■ **Aim of the task**:
Would you set down every line of the data below exactly as it reads?

■ **Records for the task**:

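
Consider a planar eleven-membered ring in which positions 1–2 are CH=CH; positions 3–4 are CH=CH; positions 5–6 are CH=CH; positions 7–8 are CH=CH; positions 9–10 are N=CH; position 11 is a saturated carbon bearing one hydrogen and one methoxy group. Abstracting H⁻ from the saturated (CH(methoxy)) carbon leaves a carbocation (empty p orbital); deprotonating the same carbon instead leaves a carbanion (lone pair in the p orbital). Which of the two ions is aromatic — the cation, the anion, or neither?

The cation

Once that carbon is sp², every ring atom has a p orbital and both ions are fully conjugated.
Cation: 5 × 2 + 0 = 10 π electrons → 4(2)+2, aromatic.
Anion: 5 × 2 + 2 = 12 π electrons → 4(3), antiaromatic.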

■ **Written answer**:
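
Consider a planar eleven-membered ring in which positions 1–2 are CH=CH; positions 3–4 are CH=CH; positions 5–6 are CH=CH; positions 7–8 are CH=CH; positions 9–10 are N=CH; position 11 is a saturated carbon bearing one hydrogen and one methoxy group. Abstracting H⁻ from the saturated (CH(methoxy)) carbon leaves a carbocation (empty p orbital); deprotonating the same carbon instead leaves a carbanion (lone pair in the p orbital). Which of the two ions is aromatic — the cation, the anion, or neither?

The cation

Once that carbon is sp², every ring atom has a p orbital and both ions are fully conjugated.
Cation: 5 × 2 + 0 = 10 π electrons → 4(2)+2, aromatic.
Anion: 5 × 2 + 2 = 12 π electrons → 4(3), antiaromatic.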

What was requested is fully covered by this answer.